• [ASSIGNMENT]:
The listing that follows should be duplicated character for character.

• [DATA TO USE]:
○ ○ ○ ○ ○

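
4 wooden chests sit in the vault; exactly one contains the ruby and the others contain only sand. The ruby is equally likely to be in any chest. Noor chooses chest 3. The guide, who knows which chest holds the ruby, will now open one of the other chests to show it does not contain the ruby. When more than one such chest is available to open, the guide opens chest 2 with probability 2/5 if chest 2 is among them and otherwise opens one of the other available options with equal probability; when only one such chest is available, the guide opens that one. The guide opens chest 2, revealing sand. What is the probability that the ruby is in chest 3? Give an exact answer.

Condition on the true location of the ruby.
If it is in any of chests 1, 3, and 4 (prior 1/4 each): chest 2 is available, opened with probability 2/5; weight (1/4)·(2/5) = 1/10 each.
If it is in chest 2 (prior 1/4): the guide opened chest 2, so this case is ruled out; weight (1/4)·0 = 0.
The weights sum to 3/10.
So P(the ruby in chest 3 | the guide opened chest 2) = (1/10) / (3/10) = 1/3.

1/3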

○ ○ ○ ○ ○

• [SOLUTION BELOW]:
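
4 wooden chests sit in the vault; exactly one contains the ruby and the others contain only sand. The ruby is equally likely to be in any chest. Noor chooses chest 3. The guide, who knows which chest holds the ruby, will now open one of the other chests to show it does not contain the ruby. When more than one such chest is available to open, the guide opens chest 2 with probability 2/5 if chest 2 is among them and otherwise opens one of the other available options with equal probability; when only one such chest is available, the guide opens that one. The guide opens chest 2, revealing sand. What is the probability that the ruby is in chest 3? Give an exact answer.

Condition on the true location of the ruby.
If it is in any of chests 1, 3, and 4 (prior 1/4 each): chest 2 is available, opened with probability 2/5; weight (1/4)·(2/5) = 1/10 each.
If it is in chest 2 (prior 1/4): the guide opened chest 2, so this case is ruled out; weight (1/4)·0 = 0.
The weights sum to 3/10.
So P(the ruby in chest 3 | the guide opened chest 2) = (1/10) / (3/10) = 1/3.

1/3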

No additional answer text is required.